** Material for the task follows **

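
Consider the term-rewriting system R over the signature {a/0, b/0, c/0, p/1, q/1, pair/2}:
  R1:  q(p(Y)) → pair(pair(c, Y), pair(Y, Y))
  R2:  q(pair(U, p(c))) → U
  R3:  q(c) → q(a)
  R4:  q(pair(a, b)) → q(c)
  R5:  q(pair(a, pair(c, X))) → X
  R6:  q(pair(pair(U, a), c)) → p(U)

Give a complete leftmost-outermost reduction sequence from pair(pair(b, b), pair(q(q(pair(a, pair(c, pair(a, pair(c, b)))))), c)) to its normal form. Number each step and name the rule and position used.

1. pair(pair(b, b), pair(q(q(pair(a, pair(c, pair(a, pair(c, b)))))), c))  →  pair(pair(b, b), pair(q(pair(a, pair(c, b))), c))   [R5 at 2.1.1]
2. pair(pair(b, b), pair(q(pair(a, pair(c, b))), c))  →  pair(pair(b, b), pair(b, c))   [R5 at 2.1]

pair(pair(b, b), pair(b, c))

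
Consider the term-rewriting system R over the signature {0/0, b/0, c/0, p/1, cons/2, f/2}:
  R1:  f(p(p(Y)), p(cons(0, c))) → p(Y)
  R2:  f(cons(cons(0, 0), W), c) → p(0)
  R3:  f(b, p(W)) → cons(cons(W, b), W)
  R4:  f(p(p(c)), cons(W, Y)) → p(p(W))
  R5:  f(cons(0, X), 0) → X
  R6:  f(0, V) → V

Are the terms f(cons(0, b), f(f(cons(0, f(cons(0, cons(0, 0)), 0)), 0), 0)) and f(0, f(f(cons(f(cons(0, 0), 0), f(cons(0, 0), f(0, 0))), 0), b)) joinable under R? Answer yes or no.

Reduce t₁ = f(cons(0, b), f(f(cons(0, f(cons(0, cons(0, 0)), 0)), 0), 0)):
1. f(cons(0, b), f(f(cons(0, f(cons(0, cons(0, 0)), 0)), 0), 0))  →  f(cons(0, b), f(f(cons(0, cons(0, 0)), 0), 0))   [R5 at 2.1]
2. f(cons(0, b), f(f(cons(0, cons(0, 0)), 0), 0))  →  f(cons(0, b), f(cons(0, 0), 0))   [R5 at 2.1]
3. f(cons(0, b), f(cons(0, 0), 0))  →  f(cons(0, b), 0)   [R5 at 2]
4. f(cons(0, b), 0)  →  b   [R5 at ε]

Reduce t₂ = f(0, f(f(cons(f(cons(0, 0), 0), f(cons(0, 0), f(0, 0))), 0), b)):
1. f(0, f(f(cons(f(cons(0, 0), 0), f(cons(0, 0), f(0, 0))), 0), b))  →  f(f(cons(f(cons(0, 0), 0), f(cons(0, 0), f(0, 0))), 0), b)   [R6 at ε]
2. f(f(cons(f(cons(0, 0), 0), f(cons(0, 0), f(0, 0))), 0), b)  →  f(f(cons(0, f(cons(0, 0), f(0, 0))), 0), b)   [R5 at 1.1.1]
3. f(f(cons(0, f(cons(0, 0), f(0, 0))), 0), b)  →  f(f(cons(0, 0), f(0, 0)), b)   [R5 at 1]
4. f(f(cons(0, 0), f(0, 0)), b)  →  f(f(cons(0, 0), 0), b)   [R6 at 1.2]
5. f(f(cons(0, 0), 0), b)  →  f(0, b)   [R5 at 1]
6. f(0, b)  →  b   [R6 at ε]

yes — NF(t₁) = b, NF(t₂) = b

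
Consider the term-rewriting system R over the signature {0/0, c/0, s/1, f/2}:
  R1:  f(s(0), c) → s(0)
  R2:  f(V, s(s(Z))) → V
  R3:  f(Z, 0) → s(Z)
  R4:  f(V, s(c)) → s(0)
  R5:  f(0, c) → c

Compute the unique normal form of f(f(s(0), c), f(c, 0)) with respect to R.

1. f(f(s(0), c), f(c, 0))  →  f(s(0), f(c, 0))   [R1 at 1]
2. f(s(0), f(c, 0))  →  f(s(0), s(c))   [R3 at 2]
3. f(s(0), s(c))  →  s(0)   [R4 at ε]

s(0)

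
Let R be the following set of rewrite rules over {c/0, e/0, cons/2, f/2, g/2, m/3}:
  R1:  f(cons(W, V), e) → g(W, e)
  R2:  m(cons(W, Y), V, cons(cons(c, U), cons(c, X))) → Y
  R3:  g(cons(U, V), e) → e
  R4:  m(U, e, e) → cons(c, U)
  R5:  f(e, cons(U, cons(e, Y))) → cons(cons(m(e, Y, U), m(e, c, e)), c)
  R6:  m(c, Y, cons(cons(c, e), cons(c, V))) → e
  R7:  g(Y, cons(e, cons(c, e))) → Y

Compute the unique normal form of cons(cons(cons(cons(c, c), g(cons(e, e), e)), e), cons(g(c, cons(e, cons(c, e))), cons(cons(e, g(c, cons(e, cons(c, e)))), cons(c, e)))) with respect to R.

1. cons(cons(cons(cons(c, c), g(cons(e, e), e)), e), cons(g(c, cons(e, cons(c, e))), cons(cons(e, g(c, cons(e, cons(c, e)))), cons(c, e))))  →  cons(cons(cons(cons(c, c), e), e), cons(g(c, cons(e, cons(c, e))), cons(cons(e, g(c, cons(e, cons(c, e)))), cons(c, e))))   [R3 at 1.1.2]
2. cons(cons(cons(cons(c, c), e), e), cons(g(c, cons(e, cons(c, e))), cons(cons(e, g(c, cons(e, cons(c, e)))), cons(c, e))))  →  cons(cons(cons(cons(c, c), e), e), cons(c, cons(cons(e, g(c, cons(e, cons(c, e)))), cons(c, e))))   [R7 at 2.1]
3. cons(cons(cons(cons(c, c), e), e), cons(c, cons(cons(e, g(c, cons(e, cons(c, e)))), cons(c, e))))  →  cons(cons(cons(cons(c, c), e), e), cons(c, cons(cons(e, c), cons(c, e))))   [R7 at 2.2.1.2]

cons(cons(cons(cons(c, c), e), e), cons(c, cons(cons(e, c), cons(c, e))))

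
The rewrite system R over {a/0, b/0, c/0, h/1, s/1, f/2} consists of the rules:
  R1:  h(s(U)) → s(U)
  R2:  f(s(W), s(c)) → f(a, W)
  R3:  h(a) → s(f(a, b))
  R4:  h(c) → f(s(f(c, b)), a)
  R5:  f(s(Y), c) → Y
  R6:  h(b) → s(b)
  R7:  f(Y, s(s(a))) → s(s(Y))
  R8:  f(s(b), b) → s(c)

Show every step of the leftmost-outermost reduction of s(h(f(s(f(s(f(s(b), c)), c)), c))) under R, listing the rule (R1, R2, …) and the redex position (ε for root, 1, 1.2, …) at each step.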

** End of Material for the task **

> [What is expected]:
Show the lines above that have the word "rules".

> [Answer below]:
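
Let R be the following set of rewrite rules over {c/0, e/0, cons/2, f/2, g/2, m/3}:
The rewrite system R over {a/0, b/0, c/0, h/1, s/1, f/2} consists of the rules: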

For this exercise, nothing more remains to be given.